(Stored data)
↓↓↓
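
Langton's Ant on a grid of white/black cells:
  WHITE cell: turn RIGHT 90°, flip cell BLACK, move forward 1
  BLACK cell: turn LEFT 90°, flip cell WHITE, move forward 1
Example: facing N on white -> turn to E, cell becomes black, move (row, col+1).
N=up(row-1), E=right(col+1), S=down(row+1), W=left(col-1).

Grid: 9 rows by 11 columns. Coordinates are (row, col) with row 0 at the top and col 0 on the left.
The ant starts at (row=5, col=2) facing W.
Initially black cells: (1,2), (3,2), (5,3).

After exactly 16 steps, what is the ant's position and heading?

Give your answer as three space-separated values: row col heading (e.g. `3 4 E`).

Step 1: on WHITE (5,2): turn R to N, flip to black, move to (4,2). |black|=4
Step 2: on WHITE (4,2): turn R to E, flip to black, move to (4,3). |black|=5
Step 3: on WHITE (4,3): turn R to S, flip to black, move to (5,3). |black|=6
Step 4: on BLACK (5,3): turn L to E, flip to white, move to (5,4). |black|=5
Step 5: on WHITE (5,4): turn R to S, flip to black, move to (6,4). |black|=6
Step 6: on WHITE (6,4): turn R to W, flip to black, move to (6,3). |black|=7
Step 7: on WHITE (6,3): turn R to N, flip to black, move to (5,3). |black|=8
Step 8: on WHITE (5,3): turn R to E, flip to black, move to (5,4). |black|=9
Step 9: on BLACK (5,4): turn L to N, flip to white, move to (4,4). |black|=8
Step 10: on WHITE (4,4): turn R to E, flip to black, move to (4,5). |black|=9
Step 11: on WHITE (4,5): turn R to S, flip to black, move to (5,5). |black|=10
Step 12: on WHITE (5,5): turn R to W, flip to black, move to (5,4). |black|=11
Step 13: on WHITE (5,4): turn R to N, flip to black, move to (4,4). |black|=12
Step 14: on BLACK (4,4): turn L to W, flip to white, move to (4,3). |black|=11
Step 15: on BLACK (4,3): turn L to S, flip to white, move to (5,3). |black|=10
Step 16: on BLACK (5,3): turn L to E, flip to white, move to (5,4). |black|=9

Answer: 5 4 E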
↑↑↑
WORK TASK - Which of the lines in the data hold the string "facing"? Report each of them by copying it.

REPLY -
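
Example: facing N on white -> turn to E, cell becomes black, move (row, col+1).
The ant starts at (row=5, col=2) facing W.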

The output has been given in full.